(Dataset entries)
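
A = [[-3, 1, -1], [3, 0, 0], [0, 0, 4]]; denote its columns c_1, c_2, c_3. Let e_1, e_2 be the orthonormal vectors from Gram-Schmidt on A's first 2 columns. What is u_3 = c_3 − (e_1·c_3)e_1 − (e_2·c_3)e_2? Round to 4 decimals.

u_3 = (0.0000, 0.0000, 4.0000)

e_1 = c_1/‖c_1‖ = (-3, 3, 0)/4.2426 = (-0.7071, 0.7071, 0.0000).
r_{12} = e_1·c_2 = -0.7071.
u_2 = c_2 + 0.7071·e_1 = (0.5000, 0.5000, 0.0000).
‖u_2‖ = 0.7071, so e_2 = (0.7071, 0.7071, 0.0000).
r_{13} = e_1·c_3 = 0.7071; r_{23} = e_2·c_3 = -0.7071.
u_3 = c_3 − 0.7071·e_1 + 0.7071·e_2 = (0.0000, 0.0000, 4.0000).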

What is being asked: For each record above, print an exact copy.

Response to the exercise:
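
A = [[-3, 1, -1], [3, 0, 0], [0, 0, 4]]; denote its columns c_1, c_2, c_3. Let e_1, e_2 be the orthonormal vectors from Gram-Schmidt on A's first 2 columns. What is u_3 = c_3 − (e_1·c_3)e_1 − (e_2·c_3)e_2? Round to 4 decimals.

u_3 = (0.0000, 0.0000, 4.0000)

e_1 = c_1/‖c_1‖ = (-3, 3, 0)/4.2426 = (-0.7071, 0.7071, 0.0000).
r_{12} = e_1·c_2 = -0.7071.
u_2 = c_2 + 0.7071·e_1 = (0.5000, 0.5000, 0.0000).
‖u_2‖ = 0.7071, so e_2 = (0.7071, 0.7071, 0.0000).
r_{13} = e_1·c_3 = 0.7071; r_{23} = e_2·c_3 = -0.7071.
u_3 = c_3 − 0.7071·e_1 + 0.7071·e_2 = (0.0000, 0.0000, 4.0000).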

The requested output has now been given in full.